[Work request] A word-for-word repeat of all the data is the goal.

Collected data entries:
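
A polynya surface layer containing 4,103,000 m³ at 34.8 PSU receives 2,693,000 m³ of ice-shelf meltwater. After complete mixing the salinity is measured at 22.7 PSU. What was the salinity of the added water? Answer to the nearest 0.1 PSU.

Salt balance: 4,103,000×34.8 + 2,693,000×S = 6,796,000×22.7
142,784,400 + 2,693,000·S = 154,269,200
S = (154,269,200 − 142,784,400) / 2,693,000 = 4.2647 PSU

4.3 PSU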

[Result below]
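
A polynya surface layer containing 4,103,000 m³ at 34.8 PSU receives 2,693,000 m³ of ice-shelf meltwater. After complete mixing the salinity is measured at 22.7 PSU. What was the salinity of the added water? Answer to the nearest 0.1 PSU.

Salt balance: 4,103,000×34.8 + 2,693,000×S = 6,796,000×22.7
142,784,400 + 2,693,000·S = 154,269,200
S = (154,269,200 − 142,784,400) / 2,693,000 = 4.2647 PSU

4.3 PSU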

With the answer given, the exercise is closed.